▶ [PROBLEM DESCRIPTION]: From the records that follow, copy every line that contains the word "Define".

▶ [DATA FOR THIS EXERCISE]:
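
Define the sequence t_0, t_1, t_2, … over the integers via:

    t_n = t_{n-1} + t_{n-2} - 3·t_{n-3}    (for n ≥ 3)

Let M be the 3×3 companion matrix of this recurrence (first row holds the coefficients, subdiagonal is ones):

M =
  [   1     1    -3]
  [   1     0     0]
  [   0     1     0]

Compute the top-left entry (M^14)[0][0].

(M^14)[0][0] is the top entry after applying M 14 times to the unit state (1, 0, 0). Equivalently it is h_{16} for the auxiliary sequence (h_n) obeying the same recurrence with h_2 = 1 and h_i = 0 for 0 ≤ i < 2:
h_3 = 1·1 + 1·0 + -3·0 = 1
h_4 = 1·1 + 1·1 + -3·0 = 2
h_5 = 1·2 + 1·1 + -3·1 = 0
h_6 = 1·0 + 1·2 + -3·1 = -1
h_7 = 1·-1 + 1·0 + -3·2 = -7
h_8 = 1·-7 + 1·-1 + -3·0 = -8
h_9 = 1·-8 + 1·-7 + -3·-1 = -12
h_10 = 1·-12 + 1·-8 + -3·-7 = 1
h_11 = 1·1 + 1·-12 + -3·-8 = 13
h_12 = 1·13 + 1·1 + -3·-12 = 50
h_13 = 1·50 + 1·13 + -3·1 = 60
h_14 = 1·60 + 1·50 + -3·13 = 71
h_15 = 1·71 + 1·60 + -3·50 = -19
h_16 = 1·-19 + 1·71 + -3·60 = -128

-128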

* * *

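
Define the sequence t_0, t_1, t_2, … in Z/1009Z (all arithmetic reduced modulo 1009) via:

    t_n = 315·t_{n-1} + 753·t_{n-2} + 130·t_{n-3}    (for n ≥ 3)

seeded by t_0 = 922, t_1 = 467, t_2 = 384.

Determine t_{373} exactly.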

---

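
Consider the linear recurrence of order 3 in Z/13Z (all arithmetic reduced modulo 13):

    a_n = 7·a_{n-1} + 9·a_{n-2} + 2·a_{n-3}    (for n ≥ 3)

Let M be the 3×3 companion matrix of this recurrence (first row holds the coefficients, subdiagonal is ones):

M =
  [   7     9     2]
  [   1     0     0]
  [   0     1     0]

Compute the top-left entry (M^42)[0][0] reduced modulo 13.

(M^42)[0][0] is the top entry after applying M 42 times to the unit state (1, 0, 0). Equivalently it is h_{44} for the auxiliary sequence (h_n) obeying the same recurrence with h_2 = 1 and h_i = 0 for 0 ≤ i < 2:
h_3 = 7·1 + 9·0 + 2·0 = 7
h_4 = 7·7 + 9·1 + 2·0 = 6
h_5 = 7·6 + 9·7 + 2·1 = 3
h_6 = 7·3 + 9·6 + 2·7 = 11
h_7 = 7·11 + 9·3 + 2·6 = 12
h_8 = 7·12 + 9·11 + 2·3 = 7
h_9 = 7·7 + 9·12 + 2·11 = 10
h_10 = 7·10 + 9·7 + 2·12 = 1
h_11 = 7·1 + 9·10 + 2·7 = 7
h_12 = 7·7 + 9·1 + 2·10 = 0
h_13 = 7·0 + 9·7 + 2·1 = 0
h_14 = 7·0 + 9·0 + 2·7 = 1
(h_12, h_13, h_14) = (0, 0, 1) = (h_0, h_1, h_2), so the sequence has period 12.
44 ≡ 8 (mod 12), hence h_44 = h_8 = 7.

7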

▶ [RESPONSE AREA]:
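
Define the sequence t_0, t_1, t_2, … over the integers via:
Define the sequence t_0, t_1, t_2, … in Z/1009Z (all arithmetic reduced modulo 1009) via: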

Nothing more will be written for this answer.